## ASSIGNED TASK
From the data below, retype exactly the lines starting with the one that contains "Answer: -150001/600 ≈ -250.00" and ending with the one that contains "Answer: $-425$", both included.

## DATA UNDER STUDY
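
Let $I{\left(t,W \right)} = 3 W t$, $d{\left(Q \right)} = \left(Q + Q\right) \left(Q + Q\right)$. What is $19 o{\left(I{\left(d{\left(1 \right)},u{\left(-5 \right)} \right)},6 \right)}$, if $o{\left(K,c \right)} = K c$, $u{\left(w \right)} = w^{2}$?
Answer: $34200$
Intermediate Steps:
$d{\left(Q \right)} = 4 Q^{2}$ ($d{\left(Q \right)} = 2 Q 2 Q = 4 Q^{2}$)
$I{\left(t,W \right)} = 3 W t$
$19 o{\left(I{\left(d{\left(1 \right)},u{\left(-5 \right)} \right)},6 \right)} = 19 \cdot 3 \left(-5\right)^{2} \cdot 4 \cdot 1^{2} \cdot 6 = 19 \cdot 3 \cdot 25 \cdot 4 \cdot 1 \cdot 6 = 19 \cdot 3 \cdot 25 \cdot 4 \cdot 6 = 19 \cdot 300 \cdot 6 = 19 \cdot 1800 = 34200$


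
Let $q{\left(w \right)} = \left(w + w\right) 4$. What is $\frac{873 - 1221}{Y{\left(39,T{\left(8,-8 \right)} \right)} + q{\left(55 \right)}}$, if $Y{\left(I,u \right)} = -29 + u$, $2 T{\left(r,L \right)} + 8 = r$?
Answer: $- \frac{116}{137} \approx -0.84671$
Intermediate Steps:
$T{\left(r,L \right)} = -4 + \frac{r}{2}$
$q{\left(w \right)} = 8 w$ ($q{\left(w \right)} = 2 w 4 = 8 w$)
$\frac{873 - 1221}{Y{\left(39,T{\left(8,-8 \right)} \right)} + q{\left(55 \right)}} = \frac{873 - 1221}{\left(-29 + \left(-4 + \frac{1}{2} \cdot 8\right)\right) + 8 \cdot 55} = - \frac{348}{\left(-29 + \left(-4 + 4\right)\right) + 440} = - \frac{348}{\left(-29 + 0\right) + 440} = - \frac{348}{-29 + 440} = - \frac{348}{411} = \left(-348\right) \frac{1}{411} = - \frac{116}{137}$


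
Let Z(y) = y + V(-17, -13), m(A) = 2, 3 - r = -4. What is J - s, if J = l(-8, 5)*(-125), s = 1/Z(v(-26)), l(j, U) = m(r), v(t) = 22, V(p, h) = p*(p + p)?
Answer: -150001/600 ≈ -250.00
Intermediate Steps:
r = 7 (r = 3 - 1*(-4) = 3 + 4 = 7)
V(p, h) = 2*p**2 (V(p, h) = p*(2*p) = 2*p**2)
l(j, U) = 2
Z(y) = 578 + y (Z(y) = y + 2*(-17)**2 = y + 2*289 = y + 578 = 578 + y)
s = 1/600 (s = 1/(578 + 22) = 1/600 ≈ 0.0016667)
J = -250 (J = 2*(-125) = -250)
J - s = -250 - 1*1/600 = -250 - 1/600 = -150001/600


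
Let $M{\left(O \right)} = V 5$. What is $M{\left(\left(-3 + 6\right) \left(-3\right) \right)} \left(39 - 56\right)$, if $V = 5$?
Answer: $-425$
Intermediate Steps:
$M{\left(O \right)} = 25$ ($M{\left(O \right)} = 5 \cdot 5 = 25$)
$M{\left(\left(-3 + 6\right) \left(-3\right) \right)} \left(39 - 56\right) = 25 \left(39 - 56\right) = 25 \left(-17\right) = -425$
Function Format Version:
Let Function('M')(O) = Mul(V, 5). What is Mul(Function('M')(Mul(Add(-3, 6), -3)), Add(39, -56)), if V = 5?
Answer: -425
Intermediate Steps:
Function('M')(O) = 25 (Function('M')(O) = Mul(5, 5) = 25)
Mul(Function('M')(Mul(Add(-3, 6), -3)), Add(39, -56)) = Mul(25, Add(39, -56)) = Mul(25, -17) = -425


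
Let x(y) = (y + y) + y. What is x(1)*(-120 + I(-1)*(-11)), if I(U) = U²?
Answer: -393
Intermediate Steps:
x(y) = 3*y (x(y) = 2*y + y = 3*y)
x(1)*(-120 + I(-1)*(-11)) = (3*1)*(-120 + (-1)²*(-11)) = 3*(-120 + 1*(-11)) = 3*(-120 - 11) = 3*(-131) = -393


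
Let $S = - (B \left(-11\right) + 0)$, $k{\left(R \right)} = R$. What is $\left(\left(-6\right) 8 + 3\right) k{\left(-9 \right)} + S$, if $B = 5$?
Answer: $460$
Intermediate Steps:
$S = 55$ ($S = - (5 \left(-11\right) + 0) = - (-55 + 0) = \left(-1\right) \left(-55\right) = 55$)
$\left(\left(-6\right) 8 + 3\right) k{\left(-9 \right)} + S = \left(\left(-6\right) 8 + 3\right) \left(-9\right) + 55 = \left(-48 + 3\right) \left(-9\right) + 55 = \left(-45\right) \left(-9\right) + 55 = 405 + 55 = 460$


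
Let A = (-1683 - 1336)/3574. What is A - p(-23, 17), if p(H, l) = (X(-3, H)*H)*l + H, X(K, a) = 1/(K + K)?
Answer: -230584/5361 ≈ -43.011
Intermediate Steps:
X(K, a) = 1/(2*K)
p(H, l) = H - H*l/6 (p(H, l) = (((1/2)/(-3))*H)*l + H = (((1/2)*(-1/3))*H)*l + H = (-H/6)*l + H = -H*l/6 + H = H - H*l/6)
A = -3019/3574 (A = -3019*1/3574 = -3019/3574 ≈ -0.84471)
A - p(-23, 17) = -3019/3574 - (-23)*(6 - 1*17)/6 = -3019/3574 - (-23)*(6 - 17)/6 = -3019/3574 - (-23)*(-11)/6 = -3019/3574 - 1*253/6 = -3019/3574 - 253/6 = -230584/5361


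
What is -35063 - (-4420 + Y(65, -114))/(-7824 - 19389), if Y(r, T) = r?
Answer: -954173774/27213 ≈ -35063.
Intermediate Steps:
-35063 - (-4420 + Y(65, -114))/(-7824 - 19389) = -35063 - (-4420 + 65)/(-7824 - 19389) = -35063 - (-4355)/(-27213) = -35063 - (-4355)*(-1)/27213 = -35063 - 1*4355/27213 = -35063 - 4355/27213 = -954173774/27213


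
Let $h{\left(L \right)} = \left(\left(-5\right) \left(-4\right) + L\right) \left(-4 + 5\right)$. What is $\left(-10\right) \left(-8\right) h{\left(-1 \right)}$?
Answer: $1520$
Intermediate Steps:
$h{\left(L \right)} = 20 + L$ ($h{\left(L \right)} = \left(20 + L\right) 1 = 20 + L$)
$\left(-10\right) \left(-8\right) h{\left(-1 \right)} = \left(-10\right) \left(-8\right) \left(20 - 1\right) = 80 \cdot 19 = 1520$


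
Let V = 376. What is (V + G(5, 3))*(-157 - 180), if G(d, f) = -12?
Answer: -122668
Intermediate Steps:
(V + G(5, 3))*(-157 - 180) = (376 - 12)*(-157 - 180) = 364*(-337) = -122668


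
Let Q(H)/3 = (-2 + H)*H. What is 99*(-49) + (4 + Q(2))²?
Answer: -4835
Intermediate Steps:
Q(H) = 3*H*(-2 + H) (Q(H) = 3*((-2 + H)*H) = 3*(H*(-2 + H)) = 3*H*(-2 + H))
99*(-49) + (4 + Q(2))² = 99*(-49) + (4 + 3*2*(-2 + 2))² = -4851 + (4 + 3*2*0)² = -4851 + (4 + 0)² = -4851 + 4² = -4851 + 16 = -4835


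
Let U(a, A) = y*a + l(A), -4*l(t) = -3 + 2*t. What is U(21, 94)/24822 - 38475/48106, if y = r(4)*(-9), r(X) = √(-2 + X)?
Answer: -1914502705/2388174264 - 3*√2/394 ≈ -0.81243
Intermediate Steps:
l(t) = ¾ - t/2 (l(t) = -(-3 + 2*t)/4 = ¾ - t/2)
y = -9*√2 (y = √(-2 + 4)*(-9) = √2*(-9) = -9*√2 ≈ -12.728)
U(a, A) = ¾ - A/2 - 9*a*√2 (U(a, A) = (-9*√2)*a + (¾ - A/2) = -9*a*√2 + (¾ - A/2) = ¾ - A/2 - 9*a*√2)
U(21, 94)/24822 - 38475/48106 = (¾ - ½*94 - 9*21*√2)/24822 - 38475/48106 = (¾ - 47 - 189*√2)*(1/24822) - 38475*1/48106 = (-185/4 - 189*√2)*(1/24822) - 38475/48106 = (-185/99288 - 3*√2/394) - 38475/48106 = -1914502705/2388174264 - 3*√2/394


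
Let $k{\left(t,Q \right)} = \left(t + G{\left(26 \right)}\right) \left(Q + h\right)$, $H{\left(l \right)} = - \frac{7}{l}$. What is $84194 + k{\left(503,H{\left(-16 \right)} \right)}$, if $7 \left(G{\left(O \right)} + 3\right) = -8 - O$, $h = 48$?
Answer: $\frac{6057939}{56} \approx 1.0818 \cdot 10^{5}$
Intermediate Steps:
$G{\left(O \right)} = - \frac{29}{7} - \frac{O}{7}$ ($G{\left(O \right)} = -3 + \frac{-8 - O}{7} = -3 - \left(\frac{8}{7} + \frac{O}{7}\right) = - \frac{29}{7} - \frac{O}{7}$)
$k{\left(t,Q \right)} = \left(48 + Q\right) \left(- \frac{55}{7} + t\right)$ ($k{\left(t,Q \right)} = \left(t - \frac{55}{7}\right) \left(Q + 48\right) = \left(t - \frac{55}{7}\right) \left(48 + Q\right) = \left(- \frac{55}{7} + t\right) \left(48 + Q\right) = \left(48 + Q\right) \left(- \frac{55}{7} + t\right)$)
$84194 + k{\left(503,H{\left(-16 \right)} \right)} = 84194 + \left(- \frac{2640}{7} + 48 \cdot 503 - \frac{55 \left(- \frac{7}{-16}\right)}{7} + - \frac{7}{-16} \cdot 503\right) = 84194 + \left(- \frac{2640}{7} + 24144 - \frac{55 \left(\left(-7\right) \left(- \frac{1}{16}\right)\right)}{7} + \left(-7\right) \left(- \frac{1}{16}\right) 503\right) = 84194 + \left(- \frac{2640}{7} + 24144 - \frac{55}{16} + \frac{7}{16} \cdot 503\right) = 84194 + \left(- \frac{2640}{7} + 24144 - \frac{55}{16} + \frac{3521}{16}\right) = 84194 + \frac{1343075}{56} = \frac{6057939}{56}$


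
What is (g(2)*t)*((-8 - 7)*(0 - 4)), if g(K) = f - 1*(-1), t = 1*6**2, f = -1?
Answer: 0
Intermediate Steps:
t = 36 (t = 1*36 = 36)
g(K) = 0 (g(K) = -1 - 1*(-1) = -1 + 1 = 0)
(g(2)*t)*((-8 - 7)*(0 - 4)) = (0*36)*((-8 - 7)*(0 - 4)) = 0*(-15*(-4)) = 0*60 = 0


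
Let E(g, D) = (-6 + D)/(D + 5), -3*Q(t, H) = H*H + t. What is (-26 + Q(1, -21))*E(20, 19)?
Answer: -845/9 ≈ -93.889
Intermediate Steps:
Q(t, H) = -t/3 - H**2/3 (Q(t, H) = -(H*H + t)/3 = -(H**2 + t)/3 = -(t + H**2)/3 = -t/3 - H**2/3)
E(g, D) = (-6 + D)/(5 + D)
(-26 + Q(1, -21))*E(20, 19) = (-26 + (-1/3*1 - 1/3*(-21)**2))*((-6 + 19)/(5 + 19)) = (-26 + (-1/3 - 1/3*441))*(13/24) = (-26 + (-1/3 - 147))*((1/24)*13) = (-26 - 442/3)*(13/24) = -520/3*13/24 = -845/9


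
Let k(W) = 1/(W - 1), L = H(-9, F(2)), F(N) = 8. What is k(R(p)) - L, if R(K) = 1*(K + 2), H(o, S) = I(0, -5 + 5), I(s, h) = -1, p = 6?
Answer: 8/7 ≈ 1.1429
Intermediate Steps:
H(o, S) = -1
L = -1
R(K) = 2 + K (R(K) = 1*(2 + K) = 2 + K)
k(W) = 1/(-1 + W)
k(R(p)) - L = 1/(-1 + (2 + 6)) - 1*(-1) = 1/(-1 + 8) + 1 = 1/7 + 1 = 8/7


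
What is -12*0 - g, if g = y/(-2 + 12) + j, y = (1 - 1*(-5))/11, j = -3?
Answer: 162/55 ≈ 2.9455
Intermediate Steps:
y = 6/11 (y = (1 + 5)*(1/11) = 6*(1/11) = 6/11 ≈ 0.54545)
g = -162/55 (g = 6/(11*(-2 + 12)) - 3 = (6/11)/10 - 3 = (6/11)*(1/10) - 3 = 3/55 - 3 = -162/55 ≈ -2.9455)
-12*0 - g = -12*0 - 1*(-162/55) = 0 + 162/55 = 162/55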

## ANSWER TO THE EXERCISE
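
Answer: -150001/600 ≈ -250.00
Intermediate Steps:
r = 7 (r = 3 - 1*(-4) = 3 + 4 = 7)
V(p, h) = 2*p**2 (V(p, h) = p*(2*p) = 2*p**2)
l(j, U) = 2
Z(y) = 578 + y (Z(y) = y + 2*(-17)**2 = y + 2*289 = y + 578 = 578 + y)
s = 1/600 (s = 1/(578 + 22) = 1/600 ≈ 0.0016667)
J = -250 (J = 2*(-125) = -250)
J - s = -250 - 1*1/600 = -250 - 1/600 = -150001/600


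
Let $M{\left(O \right)} = V 5$. What is $M{\left(\left(-3 + 6\right) \left(-3\right) \right)} \left(39 - 56\right)$, if $V = 5$?
Answer: $-425$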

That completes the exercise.